Reproduce each record in the listing below exactly as written.

*** Opening Provided material ***

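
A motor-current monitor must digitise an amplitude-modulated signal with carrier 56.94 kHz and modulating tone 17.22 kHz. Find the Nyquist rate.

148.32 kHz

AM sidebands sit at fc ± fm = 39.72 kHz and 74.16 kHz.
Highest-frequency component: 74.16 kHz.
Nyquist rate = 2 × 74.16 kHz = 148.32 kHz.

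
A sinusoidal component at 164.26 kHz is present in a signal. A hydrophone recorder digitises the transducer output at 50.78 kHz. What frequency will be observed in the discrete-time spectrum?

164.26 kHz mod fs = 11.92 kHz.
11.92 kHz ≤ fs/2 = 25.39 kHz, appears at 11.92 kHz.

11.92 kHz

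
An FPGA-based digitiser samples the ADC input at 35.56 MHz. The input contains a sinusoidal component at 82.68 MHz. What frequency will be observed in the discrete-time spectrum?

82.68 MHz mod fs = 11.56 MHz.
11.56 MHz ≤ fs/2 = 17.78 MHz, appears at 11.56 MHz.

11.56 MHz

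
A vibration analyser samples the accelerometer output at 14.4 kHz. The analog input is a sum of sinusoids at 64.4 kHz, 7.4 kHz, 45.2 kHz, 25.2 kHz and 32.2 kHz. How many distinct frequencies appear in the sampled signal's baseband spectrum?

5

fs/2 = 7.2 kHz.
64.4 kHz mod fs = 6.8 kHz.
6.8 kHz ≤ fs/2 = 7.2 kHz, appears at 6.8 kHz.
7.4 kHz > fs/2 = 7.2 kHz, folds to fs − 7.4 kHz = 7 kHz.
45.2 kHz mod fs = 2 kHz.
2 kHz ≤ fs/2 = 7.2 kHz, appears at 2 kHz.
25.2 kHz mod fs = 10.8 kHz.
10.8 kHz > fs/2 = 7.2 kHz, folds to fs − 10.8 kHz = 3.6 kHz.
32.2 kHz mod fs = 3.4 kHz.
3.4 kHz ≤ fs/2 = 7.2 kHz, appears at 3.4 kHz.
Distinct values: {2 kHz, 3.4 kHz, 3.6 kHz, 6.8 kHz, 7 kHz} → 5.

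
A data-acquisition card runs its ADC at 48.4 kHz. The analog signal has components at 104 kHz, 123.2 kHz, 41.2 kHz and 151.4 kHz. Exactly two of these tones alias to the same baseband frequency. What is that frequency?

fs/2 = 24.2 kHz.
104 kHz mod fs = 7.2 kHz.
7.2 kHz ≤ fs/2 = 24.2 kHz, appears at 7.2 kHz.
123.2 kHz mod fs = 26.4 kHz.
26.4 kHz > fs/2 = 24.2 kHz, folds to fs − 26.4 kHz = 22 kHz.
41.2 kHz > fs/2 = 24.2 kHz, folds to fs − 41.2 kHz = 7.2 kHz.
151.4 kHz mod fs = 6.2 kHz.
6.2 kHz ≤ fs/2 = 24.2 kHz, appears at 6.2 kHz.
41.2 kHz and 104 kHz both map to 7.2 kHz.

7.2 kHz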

*** Closing Provided material ***

* [Solution to this problem]
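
A motor-current monitor must digitise an amplitude-modulated signal with carrier 56.94 kHz and modulating tone 17.22 kHz. Find the Nyquist rate.

148.32 kHz

AM sidebands sit at fc ± fm = 39.72 kHz and 74.16 kHz.
Highest-frequency component: 74.16 kHz.
Nyquist rate = 2 × 74.16 kHz = 148.32 kHz.

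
A sinusoidal component at 164.26 kHz is present in a signal. A hydrophone recorder digitises the transducer output at 50.78 kHz. What frequency will be observed in the discrete-time spectrum?

164.26 kHz mod fs = 11.92 kHz.
11.92 kHz ≤ fs/2 = 25.39 kHz, appears at 11.92 kHz.

11.92 kHz

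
An FPGA-based digitiser samples the ADC input at 35.56 MHz. The input contains a sinusoidal component at 82.68 MHz. What frequency will be observed in the discrete-time spectrum?

82.68 MHz mod fs = 11.56 MHz.
11.56 MHz ≤ fs/2 = 17.78 MHz, appears at 11.56 MHz.

11.56 MHz

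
A vibration analyser samples the accelerometer output at 14.4 kHz. The analog input is a sum of sinusoids at 64.4 kHz, 7.4 kHz, 45.2 kHz, 25.2 kHz and 32.2 kHz. How many distinct frequencies appear in the sampled signal's baseband spectrum?

5

fs/2 = 7.2 kHz.
64.4 kHz mod fs = 6.8 kHz.
6.8 kHz ≤ fs/2 = 7.2 kHz, appears at 6.8 kHz.
7.4 kHz > fs/2 = 7.2 kHz, folds to fs − 7.4 kHz = 7 kHz.
45.2 kHz mod fs = 2 kHz.
2 kHz ≤ fs/2 = 7.2 kHz, appears at 2 kHz.
25.2 kHz mod fs = 10.8 kHz.
10.8 kHz > fs/2 = 7.2 kHz, folds to fs − 10.8 kHz = 3.6 kHz.
32.2 kHz mod fs = 3.4 kHz.
3.4 kHz ≤ fs/2 = 7.2 kHz, appears at 3.4 kHz.
Distinct values: {2 kHz, 3.4 kHz, 3.6 kHz, 6.8 kHz, 7 kHz} → 5.

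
A data-acquisition card runs its ADC at 48.4 kHz. The analog signal has components at 104 kHz, 123.2 kHz, 41.2 kHz and 151.4 kHz. Exactly two of these tones alias to the same baseband frequency. What is that frequency?

fs/2 = 24.2 kHz.
104 kHz mod fs = 7.2 kHz.
7.2 kHz ≤ fs/2 = 24.2 kHz, appears at 7.2 kHz.
123.2 kHz mod fs = 26.4 kHz.
26.4 kHz > fs/2 = 24.2 kHz, folds to fs − 26.4 kHz = 22 kHz.
41.2 kHz > fs/2 = 24.2 kHz, folds to fs − 41.2 kHz = 7.2 kHz.
151.4 kHz mod fs = 6.2 kHz.
6.2 kHz ≤ fs/2 = 24.2 kHz, appears at 6.2 kHz.
41.2 kHz and 104 kHz both map to 7.2 kHz.

7.2 kHz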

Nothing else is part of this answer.